[Start of Attachment]

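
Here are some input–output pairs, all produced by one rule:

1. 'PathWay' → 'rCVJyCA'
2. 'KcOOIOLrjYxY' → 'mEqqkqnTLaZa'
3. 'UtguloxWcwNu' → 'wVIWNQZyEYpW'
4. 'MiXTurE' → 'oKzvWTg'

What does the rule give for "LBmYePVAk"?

ndOaGrxcM

Each output is the input with this applied: flip the case of every letter, then shift every letter 2 places forward in the alphabet (wrapping around).
Applying that to "LBmYePVAk" gives "ndOaGrxcM".
(Check on "UtguloxWcwNu": → "uTGULOXwCWnU" → "wVIWNQZyEYpW" ✓)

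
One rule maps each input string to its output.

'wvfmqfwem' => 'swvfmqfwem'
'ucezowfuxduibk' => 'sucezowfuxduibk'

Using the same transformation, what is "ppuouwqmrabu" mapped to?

sppuouwqmrabu

Each output is the input with this applied: prepend "s".
So "ppuouwqmrabu" becomes "sppuouwqmrabu".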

[End of Attachment]

_Problem to work on_:
The required output is every line from the one with "Using the same" to the final line of the entries, repeated exactly and with nothing else.

_Written reply_:
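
Using the same transformation, what is "ppuouwqmrabu" mapped to?

sppuouwqmrabu

Each output is the input with this applied: prepend "s".
So "ppuouwqmrabu" becomes "sppuouwqmrabu".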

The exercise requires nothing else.